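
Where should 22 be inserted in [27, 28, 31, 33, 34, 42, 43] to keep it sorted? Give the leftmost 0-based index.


List is sorted: [27, 28, 31, 33, 34, 42, 43]
We need the leftmost position where 22 can be inserted, i.e. the first index whose element is >= 22 (or the end of the list if none is).
Binary search with low=0, high=7 (0-based indices):
  low=0, high=7, mid=3: a[3]=33 >= 22, so high = 3
  low=0, high=3, mid=1: a[1]=28 >= 22, so high = 1
  low=0, high=1, mid=0: a[0]=27 >= 22, so high = 0
Now low = high = 0, so the insertion index is 0.
Final answer: 0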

- Assigned task
Restate all the material above, keeping each word as it is.

- Answer for the task
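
Where should 22 be inserted in [27, 28, 31, 33, 34, 42, 43] to keep it sorted? Give the leftmost 0-based index.


List is sorted: [27, 28, 31, 33, 34, 42, 43]
We need the leftmost position where 22 can be inserted, i.e. the first index whose element is >= 22 (or the end of the list if none is).
Binary search with low=0, high=7 (0-based indices):
  low=0, high=7, mid=3: a[3]=33 >= 22, so high = 3
  low=0, high=3, mid=1: a[1]=28 >= 22, so high = 1
  low=0, high=1, mid=0: a[0]=27 >= 22, so high = 0
Now low = high = 0, so the insertion index is 0.
Final answer: 0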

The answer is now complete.